▶ [Task item] What is needed is an exact copy of every record below.
-------- Material supplied --------
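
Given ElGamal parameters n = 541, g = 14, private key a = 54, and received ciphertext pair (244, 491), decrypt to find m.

249

Shared mask s = c₁^a mod n = 244^54 mod 541.
244^1 ≡ 244 (mod 541)
244^2 = (244^1)^2 ≡ 244^2 = 59536 ≡ 26 (mod 541)
244^4 = (244^2)^2 ≡ 26^2 = 676 ≡ 135 (mod 541)
244^8 = (244^4)^2 ≡ 135^2 = 18225 ≡ 372 (mod 541)
244^16 = (244^8)^2 ≡ 372^2 = 138384 ≡ 429 (mod 541)
244^32 = (244^16)^2 ≡ 429^2 = 184041 ≡ 101 (mod 541)
244^54 = 244^32 · 244^16 · 244^4 · 244^2 ≡ 101 · 429 · 135 · 26 ≡ 493 (mod 541).
So s = 493; s⁻¹ ≡ 417 (mod 541).
m = c₂ · s⁻¹ mod 541 = 491 · 417 mod 541 = 249.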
--------
▶ [Response box]
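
Given ElGamal parameters n = 541, g = 14, private key a = 54, and received ciphertext pair (244, 491), decrypt to find m.

249

Shared mask s = c₁^a mod n = 244^54 mod 541.
244^1 ≡ 244 (mod 541)
244^2 = (244^1)^2 ≡ 244^2 = 59536 ≡ 26 (mod 541)
244^4 = (244^2)^2 ≡ 26^2 = 676 ≡ 135 (mod 541)
244^8 = (244^4)^2 ≡ 135^2 = 18225 ≡ 372 (mod 541)
244^16 = (244^8)^2 ≡ 372^2 = 138384 ≡ 429 (mod 541)
244^32 = (244^16)^2 ≡ 429^2 = 184041 ≡ 101 (mod 541)
244^54 = 244^32 · 244^16 · 244^4 · 244^2 ≡ 101 · 429 · 135 · 26 ≡ 493 (mod 541).
So s = 493; s⁻¹ ≡ 417 (mod 541).
m = c₂ · s⁻¹ mod 541 = 491 · 417 mod 541 = 249.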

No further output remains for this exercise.